> [ASSIGNED TASK]
Look through the records below for the line with "Use F = 96485 C/mol.". Return that line and each one after it up to and including the line with "Cu+(aq) + e- →", exactly.
---------- DATA ----------
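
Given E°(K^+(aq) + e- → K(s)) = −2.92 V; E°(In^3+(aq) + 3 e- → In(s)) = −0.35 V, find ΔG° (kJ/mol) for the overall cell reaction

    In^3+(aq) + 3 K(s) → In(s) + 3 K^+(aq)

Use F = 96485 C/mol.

−744 kJ/mol

In the reaction as written In^3+(aq) is reduced, so the In³⁺/In couple is the cathode and K⁺/K is the anode.
E°cell = −0.35 − (−2.92) = +2.57 V; balancing electrons gives n = 3.
ΔG° = −nFE°cell = −(3)(96485)(+2.57) J/mol = −744 kJ/mol.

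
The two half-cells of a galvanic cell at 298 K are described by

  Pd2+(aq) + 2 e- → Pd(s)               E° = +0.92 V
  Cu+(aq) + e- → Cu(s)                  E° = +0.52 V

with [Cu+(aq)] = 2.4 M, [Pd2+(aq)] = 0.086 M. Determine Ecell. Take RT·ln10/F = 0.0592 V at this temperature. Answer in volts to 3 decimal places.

Pd²⁺/Pd is reduced (cathode, E° = +0.92 V) and Cu⁺/Cu is oxidized (anode).
E°cell = E°cat − E°an = +0.92 − (+0.52) = +0.40 V; n = 2.
For the overall reaction Pd2+(aq) + 2 Cu(s) → Pd(s) + 2 Cu+(aq), Q = [Cu+(aq)]^2 / [Pd2+(aq)] = 67, giving log Q = 1.826.
E = E° − (0.0592/n)·log Q = +0.40 − (0.0592/2)(1.826) = +0.346 V.

+0.346 V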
----------
> [YOUR RESPONSE]
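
Use F = 96485 C/mol.

−744 kJ/mol

In the reaction as written In^3+(aq) is reduced, so the In³⁺/In couple is the cathode and K⁺/K is the anode.
E°cell = −0.35 − (−2.92) = +2.57 V; balancing electrons gives n = 3.
ΔG° = −nFE°cell = −(3)(96485)(+2.57) J/mol = −744 kJ/mol.

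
The two half-cells of a galvanic cell at 298 K are described by

  Pd2+(aq) + 2 e- → Pd(s)               E° = +0.92 V
  Cu+(aq) + e- → Cu(s)                  E° = +0.52 V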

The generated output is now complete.